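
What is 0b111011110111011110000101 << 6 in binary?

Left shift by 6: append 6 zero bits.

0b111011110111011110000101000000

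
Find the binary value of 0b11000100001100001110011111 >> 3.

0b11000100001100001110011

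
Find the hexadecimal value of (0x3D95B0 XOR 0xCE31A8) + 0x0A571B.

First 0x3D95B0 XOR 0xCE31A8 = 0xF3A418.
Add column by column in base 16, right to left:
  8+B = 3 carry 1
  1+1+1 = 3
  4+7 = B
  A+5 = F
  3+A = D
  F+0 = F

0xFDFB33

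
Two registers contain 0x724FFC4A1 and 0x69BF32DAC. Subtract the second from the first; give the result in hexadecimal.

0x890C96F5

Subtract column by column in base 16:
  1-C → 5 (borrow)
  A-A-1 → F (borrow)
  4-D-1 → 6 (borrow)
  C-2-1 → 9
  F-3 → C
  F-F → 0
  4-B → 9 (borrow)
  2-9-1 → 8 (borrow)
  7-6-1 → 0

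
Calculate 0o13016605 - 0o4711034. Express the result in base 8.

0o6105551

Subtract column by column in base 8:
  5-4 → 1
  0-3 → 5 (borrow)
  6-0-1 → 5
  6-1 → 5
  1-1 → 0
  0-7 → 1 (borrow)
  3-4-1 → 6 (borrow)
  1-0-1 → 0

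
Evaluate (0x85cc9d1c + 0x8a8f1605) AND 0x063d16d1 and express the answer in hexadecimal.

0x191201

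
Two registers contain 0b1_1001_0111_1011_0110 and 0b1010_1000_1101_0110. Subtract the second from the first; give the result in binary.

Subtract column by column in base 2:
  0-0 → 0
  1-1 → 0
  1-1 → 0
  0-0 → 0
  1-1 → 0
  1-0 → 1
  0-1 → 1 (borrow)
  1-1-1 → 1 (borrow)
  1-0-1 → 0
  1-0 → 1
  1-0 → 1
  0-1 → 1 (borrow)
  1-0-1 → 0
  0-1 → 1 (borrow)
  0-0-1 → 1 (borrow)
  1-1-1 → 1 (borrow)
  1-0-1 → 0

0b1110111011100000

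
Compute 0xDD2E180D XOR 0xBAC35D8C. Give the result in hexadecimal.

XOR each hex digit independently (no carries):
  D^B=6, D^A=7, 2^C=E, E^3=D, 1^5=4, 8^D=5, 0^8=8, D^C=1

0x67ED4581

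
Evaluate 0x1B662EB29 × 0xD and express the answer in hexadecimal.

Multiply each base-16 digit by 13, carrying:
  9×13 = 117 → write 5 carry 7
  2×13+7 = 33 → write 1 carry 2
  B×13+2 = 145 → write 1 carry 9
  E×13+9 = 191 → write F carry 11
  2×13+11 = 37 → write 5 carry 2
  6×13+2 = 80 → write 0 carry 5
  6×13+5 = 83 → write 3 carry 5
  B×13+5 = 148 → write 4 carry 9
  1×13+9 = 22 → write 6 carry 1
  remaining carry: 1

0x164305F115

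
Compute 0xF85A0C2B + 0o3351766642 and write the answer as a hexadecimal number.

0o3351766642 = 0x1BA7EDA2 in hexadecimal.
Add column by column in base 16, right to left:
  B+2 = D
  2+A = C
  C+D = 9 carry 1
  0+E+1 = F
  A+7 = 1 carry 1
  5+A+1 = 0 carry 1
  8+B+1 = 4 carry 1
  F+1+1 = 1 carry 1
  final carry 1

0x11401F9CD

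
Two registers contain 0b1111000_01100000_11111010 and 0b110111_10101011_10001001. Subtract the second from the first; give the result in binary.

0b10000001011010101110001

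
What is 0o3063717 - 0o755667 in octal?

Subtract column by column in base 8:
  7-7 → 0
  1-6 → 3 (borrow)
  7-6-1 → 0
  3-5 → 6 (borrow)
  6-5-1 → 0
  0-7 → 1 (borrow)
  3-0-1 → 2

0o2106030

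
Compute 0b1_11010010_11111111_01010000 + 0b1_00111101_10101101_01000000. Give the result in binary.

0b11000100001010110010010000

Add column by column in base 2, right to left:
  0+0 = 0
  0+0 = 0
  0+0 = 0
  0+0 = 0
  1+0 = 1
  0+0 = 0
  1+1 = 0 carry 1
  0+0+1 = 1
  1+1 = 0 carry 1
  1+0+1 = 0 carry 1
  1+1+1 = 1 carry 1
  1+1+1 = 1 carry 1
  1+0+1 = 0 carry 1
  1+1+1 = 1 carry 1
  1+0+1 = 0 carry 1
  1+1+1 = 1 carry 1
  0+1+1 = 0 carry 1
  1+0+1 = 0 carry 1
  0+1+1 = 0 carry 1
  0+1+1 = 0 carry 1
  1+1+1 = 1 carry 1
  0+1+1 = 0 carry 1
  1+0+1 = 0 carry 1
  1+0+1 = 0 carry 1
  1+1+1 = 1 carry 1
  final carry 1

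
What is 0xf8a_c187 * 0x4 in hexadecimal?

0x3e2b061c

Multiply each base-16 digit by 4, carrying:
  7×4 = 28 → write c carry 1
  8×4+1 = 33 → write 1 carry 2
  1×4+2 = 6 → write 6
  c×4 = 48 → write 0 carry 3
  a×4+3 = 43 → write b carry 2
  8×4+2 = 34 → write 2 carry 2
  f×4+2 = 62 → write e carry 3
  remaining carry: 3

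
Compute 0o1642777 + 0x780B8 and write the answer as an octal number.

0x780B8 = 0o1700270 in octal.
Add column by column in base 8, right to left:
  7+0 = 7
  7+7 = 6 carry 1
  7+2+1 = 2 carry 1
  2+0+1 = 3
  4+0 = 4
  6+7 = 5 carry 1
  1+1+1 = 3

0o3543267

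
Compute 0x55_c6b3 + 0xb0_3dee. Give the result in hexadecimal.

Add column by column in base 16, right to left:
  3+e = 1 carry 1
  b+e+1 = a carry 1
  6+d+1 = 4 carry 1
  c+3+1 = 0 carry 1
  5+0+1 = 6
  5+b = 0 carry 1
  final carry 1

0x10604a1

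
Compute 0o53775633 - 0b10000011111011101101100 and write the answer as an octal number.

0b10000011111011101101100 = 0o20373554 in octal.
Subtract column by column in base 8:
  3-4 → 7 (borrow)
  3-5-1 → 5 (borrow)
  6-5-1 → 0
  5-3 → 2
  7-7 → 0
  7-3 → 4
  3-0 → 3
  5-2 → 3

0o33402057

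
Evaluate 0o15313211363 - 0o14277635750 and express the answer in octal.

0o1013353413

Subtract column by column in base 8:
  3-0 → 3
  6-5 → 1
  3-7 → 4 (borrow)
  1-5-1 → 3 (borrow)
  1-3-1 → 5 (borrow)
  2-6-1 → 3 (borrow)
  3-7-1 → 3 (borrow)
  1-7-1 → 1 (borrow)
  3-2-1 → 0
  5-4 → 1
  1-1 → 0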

> About this task
Repeat the line that contains "Evaluate 0o15313211363 - 0o14277635750", then every line after it until the records end, with nothing added.

> Solution to the exercise
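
Evaluate 0o15313211363 - 0o14277635750 and express the answer in octal.

0o1013353413

Subtract column by column in base 8:
  3-0 → 3
  6-5 → 1
  3-7 → 4 (borrow)
  1-5-1 → 3 (borrow)
  1-3-1 → 5 (borrow)
  2-6-1 → 3 (borrow)
  3-7-1 → 3 (borrow)
  1-7-1 → 1 (borrow)
  3-2-1 → 0
  5-4 → 1
  1-1 → 0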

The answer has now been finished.